■ **SOURCE MATERIAL**:
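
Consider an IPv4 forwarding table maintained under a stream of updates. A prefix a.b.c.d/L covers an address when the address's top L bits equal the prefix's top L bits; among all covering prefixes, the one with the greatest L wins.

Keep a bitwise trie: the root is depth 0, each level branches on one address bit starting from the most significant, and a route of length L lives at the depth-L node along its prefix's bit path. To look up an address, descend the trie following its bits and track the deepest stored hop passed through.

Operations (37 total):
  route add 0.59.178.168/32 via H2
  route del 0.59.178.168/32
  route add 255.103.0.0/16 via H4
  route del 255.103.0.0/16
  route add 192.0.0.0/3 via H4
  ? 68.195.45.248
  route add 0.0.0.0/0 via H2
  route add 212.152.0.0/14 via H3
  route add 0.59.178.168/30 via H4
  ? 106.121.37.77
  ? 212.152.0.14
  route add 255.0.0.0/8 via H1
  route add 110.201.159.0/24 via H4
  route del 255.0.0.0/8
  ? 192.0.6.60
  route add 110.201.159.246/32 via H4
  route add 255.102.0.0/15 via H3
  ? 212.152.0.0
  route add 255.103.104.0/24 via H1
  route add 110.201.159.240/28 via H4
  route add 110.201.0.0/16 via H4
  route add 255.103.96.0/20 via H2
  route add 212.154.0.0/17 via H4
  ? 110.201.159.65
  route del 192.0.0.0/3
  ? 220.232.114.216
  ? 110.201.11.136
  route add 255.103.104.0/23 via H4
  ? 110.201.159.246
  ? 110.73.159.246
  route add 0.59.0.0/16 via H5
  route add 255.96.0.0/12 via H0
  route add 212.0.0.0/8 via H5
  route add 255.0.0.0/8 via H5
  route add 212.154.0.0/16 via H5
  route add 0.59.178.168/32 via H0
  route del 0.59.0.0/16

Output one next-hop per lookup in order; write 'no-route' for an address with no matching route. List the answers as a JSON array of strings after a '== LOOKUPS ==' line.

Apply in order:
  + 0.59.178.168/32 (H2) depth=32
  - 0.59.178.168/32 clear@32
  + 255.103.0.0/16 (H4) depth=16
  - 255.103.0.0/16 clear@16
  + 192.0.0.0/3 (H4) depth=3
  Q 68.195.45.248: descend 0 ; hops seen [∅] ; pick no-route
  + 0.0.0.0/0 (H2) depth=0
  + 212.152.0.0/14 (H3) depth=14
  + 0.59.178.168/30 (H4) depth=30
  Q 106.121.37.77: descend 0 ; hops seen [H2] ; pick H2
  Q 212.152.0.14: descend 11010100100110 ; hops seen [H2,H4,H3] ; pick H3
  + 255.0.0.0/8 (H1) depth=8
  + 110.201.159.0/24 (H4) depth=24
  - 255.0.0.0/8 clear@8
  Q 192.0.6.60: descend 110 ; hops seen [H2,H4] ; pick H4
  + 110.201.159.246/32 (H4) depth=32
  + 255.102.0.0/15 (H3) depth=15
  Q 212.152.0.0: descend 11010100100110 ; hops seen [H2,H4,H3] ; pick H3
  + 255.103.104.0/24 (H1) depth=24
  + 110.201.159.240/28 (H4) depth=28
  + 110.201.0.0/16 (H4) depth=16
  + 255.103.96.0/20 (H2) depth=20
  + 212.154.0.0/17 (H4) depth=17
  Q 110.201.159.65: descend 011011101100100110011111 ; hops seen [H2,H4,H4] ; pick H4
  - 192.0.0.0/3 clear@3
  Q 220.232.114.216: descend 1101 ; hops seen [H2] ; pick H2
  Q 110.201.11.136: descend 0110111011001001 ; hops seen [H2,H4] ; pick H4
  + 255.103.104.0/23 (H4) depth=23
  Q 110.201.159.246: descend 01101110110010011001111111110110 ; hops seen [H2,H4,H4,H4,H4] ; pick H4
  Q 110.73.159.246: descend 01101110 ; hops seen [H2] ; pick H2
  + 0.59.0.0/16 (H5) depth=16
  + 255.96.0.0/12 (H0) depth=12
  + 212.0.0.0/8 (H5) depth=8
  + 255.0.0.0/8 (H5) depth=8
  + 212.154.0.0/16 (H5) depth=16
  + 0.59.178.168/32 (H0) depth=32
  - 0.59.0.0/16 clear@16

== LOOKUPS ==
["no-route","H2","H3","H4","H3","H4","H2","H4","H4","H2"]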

■ **WHAT THE EXERCISE ASKS**: Begin at the top of the listing above and set down each line exactly. Stop after the line that contains "route add 255.102.0.0/15 via H3".

■ **WRITTEN RESPONSE**:
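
Consider an IPv4 forwarding table maintained under a stream of updates. A prefix a.b.c.d/L covers an address when the address's top L bits equal the prefix's top L bits; among all covering prefixes, the one with the greatest L wins.

Keep a bitwise trie: the root is depth 0, each level branches on one address bit starting from the most significant, and a route of length L lives at the depth-L node along its prefix's bit path. To look up an address, descend the trie following its bits and track the deepest stored hop passed through.

Operations (37 total):
  route add 0.59.178.168/32 via H2
  route del 0.59.178.168/32
  route add 255.103.0.0/16 via H4
  route del 255.103.0.0/16
  route add 192.0.0.0/3 via H4
  ? 68.195.45.248
  route add 0.0.0.0/0 via H2
  route add 212.152.0.0/14 via H3
  route add 0.59.178.168/30 via H4
  ? 106.121.37.77
  ? 212.152.0.14
  route add 255.0.0.0/8 via H1
  route add 110.201.159.0/24 via H4
  route del 255.0.0.0/8
  ? 192.0.6.60
  route add 110.201.159.246/32 via H4
  route add 255.102.0.0/15 via H3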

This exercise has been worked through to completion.